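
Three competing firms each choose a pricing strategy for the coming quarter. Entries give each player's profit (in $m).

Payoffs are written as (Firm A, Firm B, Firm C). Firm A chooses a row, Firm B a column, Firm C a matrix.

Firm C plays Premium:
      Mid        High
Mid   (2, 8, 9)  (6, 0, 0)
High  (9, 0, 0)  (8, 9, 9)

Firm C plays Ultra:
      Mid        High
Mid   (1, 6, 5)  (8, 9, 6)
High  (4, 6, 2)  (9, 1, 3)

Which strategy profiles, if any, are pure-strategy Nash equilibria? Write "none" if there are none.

Mark each player's best response to every combination of opponents' strategies; a profile where every player is best-responding is a pure Nash equilibrium.
Firm A against (Mid, Premium): payoffs 2, 9 → best response High.
Firm A against (Mid, Ultra): payoffs 1, 4 → best response High.
Firm A against (High, Premium): payoffs 6, 8 → best response High.
Firm A against (High, Ultra): payoffs 8, 9 → best response High.
Firm B against (Mid, Premium): payoffs 8, 0 → best response Mid.
Firm B against (Mid, Ultra): payoffs 6, 9 → best response High.
Firm B against (High, Premium): payoffs 0, 9 → best response High.
Firm B against (High, Ultra): payoffs 6, 1 → best response Mid.
Firm C against (Mid, Mid): payoffs 9, 5 → best response Premium.
Firm C against (Mid, High): payoffs 0, 6 → best response Ultra.
Firm C against (High, Mid): payoffs 0, 2 → best response Ultra.
Firm C against (High, High): payoffs 9, 3 → best response Premium.
Mutual best responses: (High, Mid, Ultra); (High, High, Premium).

(High, Mid, Ultra), (High, High, Premium)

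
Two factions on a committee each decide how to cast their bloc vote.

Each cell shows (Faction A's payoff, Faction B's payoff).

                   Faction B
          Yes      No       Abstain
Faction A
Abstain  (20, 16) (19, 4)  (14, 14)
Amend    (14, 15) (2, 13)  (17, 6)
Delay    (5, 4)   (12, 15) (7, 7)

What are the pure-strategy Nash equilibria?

For each player, find the best response to each opponent profile; mutual best responses are the pure NE.
Faction A against Yes: payoffs 20, 14, 5 → best response Abstain.
Faction A against No: payoffs 19, 2, 12 → best response Abstain.
Faction A against Abstain: payoffs 14, 17, 7 → best response Amend.
Faction B against Abstain: payoffs 16, 4, 14 → best response Yes.
Faction B against Amend: payoffs 15, 13, 6 → best response Yes.
Faction B against Delay: payoffs 4, 15, 7 → best response No.
Mutual best responses: (Abstain, Yes).

Pure NE: (Abstain, Yes)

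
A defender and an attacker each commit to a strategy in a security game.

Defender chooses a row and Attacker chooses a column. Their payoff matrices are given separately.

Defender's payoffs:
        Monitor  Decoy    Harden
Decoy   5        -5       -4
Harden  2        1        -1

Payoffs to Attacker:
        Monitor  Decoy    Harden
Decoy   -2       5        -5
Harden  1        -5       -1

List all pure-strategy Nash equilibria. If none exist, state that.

Defender against Monitor: payoffs 5, 2 → best response Decoy.
Defender against Decoy: payoffs -5, 1 → best response Harden.
Defender against Harden: payoffs -4, -1 → best response Harden.
Attacker against Decoy: payoffs -2, 5, -5 → best response Decoy.
Attacker against Harden: payoffs 1, -5, -1 → best response Monitor.
No profile is a mutual best response for all players.

This game has no pure Nash equilibrium.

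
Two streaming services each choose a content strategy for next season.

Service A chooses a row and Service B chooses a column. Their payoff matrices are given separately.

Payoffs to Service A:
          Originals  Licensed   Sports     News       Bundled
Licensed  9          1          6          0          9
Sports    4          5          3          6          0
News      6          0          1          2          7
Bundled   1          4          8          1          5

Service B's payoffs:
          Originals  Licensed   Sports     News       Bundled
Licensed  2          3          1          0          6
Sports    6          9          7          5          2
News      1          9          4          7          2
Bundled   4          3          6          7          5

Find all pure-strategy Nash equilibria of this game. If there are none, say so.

Pure-strategy Nash equilibria: (Licensed, Bundled), (Sports, Licensed)

Mark each player's best response to every combination of opponents' strategies; a profile where every player is best-responding is a pure Nash equilibrium.
Service A against Originals: payoffs 9, 4, 6, 1 → best response Licensed.
Service A against Licensed: payoffs 1, 5, 0, 4 → best response Sports.
Service A against Sports: payoffs 6, 3, 1, 8 → best response Bundled.
Service A against News: payoffs 0, 6, 2, 1 → best response Sports.
Service A against Bundled: payoffs 9, 0, 7, 5 → best response Licensed.
Service B against Licensed: payoffs 2, 3, 1, 0, 6 → best response Bundled.
Service B against Sports: payoffs 6, 9, 7, 5, 2 → best response Licensed.
Service B against News: payoffs 1, 9, 4, 7, 2 → best response Licensed.
Service B against Bundled: payoffs 4, 3, 6, 7, 5 → best response News.
Mutual best responses: (Licensed, Bundled); (Sports, Licensed).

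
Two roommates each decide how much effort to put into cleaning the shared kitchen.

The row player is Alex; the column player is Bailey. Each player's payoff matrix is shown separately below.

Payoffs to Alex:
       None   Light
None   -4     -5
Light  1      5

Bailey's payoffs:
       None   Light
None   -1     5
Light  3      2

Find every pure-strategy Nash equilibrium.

The unique pure-strategy Nash equilibrium is (Light, None).

(None, None): Alex can switch to Light (-4 → 1). Not NE.
(None, Light): Alex can switch to Light (-5 → 5). Not NE.
(Light, None): Alex gets 1, best alternative -4; Bailey gets 3, best alternative 2. No profitable deviation — NE.
(Light, Light): Bailey can switch to None (2 → 3). Not NE.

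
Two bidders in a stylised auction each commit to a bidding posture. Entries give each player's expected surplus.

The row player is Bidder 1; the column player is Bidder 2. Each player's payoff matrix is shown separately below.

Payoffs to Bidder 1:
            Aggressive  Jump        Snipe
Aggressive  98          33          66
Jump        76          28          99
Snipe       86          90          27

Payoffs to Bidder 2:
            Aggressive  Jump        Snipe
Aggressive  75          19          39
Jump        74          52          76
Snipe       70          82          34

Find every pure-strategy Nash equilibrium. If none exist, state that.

(Aggressive, Aggressive) and (Jump, Snipe) and (Snipe, Jump)

For each player, find the best response to each opponent profile; mutual best responses are the pure NE.
Bidder 1 against Aggressive: payoffs 98, 76, 86 → best response Aggressive.
Bidder 1 against Jump: payoffs 33, 28, 90 → best response Snipe.
Bidder 1 against Snipe: payoffs 66, 99, 27 → best response Jump.
Bidder 2 against Aggressive: payoffs 75, 19, 39 → best response Aggressive.
Bidder 2 against Jump: payoffs 74, 52, 76 → best response Snipe.
Bidder 2 against Snipe: payoffs 70, 82, 34 → best response Jump.
Mutual best responses: (Aggressive, Aggressive); (Jump, Snipe); (Snipe, Jump).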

_ _ _ _ _ _ _

• **Assignment**:
Within the material, find all lines that hold the word "Entries" and show them.

• **Response to this exercise**:
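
Three competing firms each choose a pricing strategy for the coming quarter. Entries give each player's profit (in $m).
Two bidders in a stylised auction each commit to a bidding posture. Entries give each player's expected surplus.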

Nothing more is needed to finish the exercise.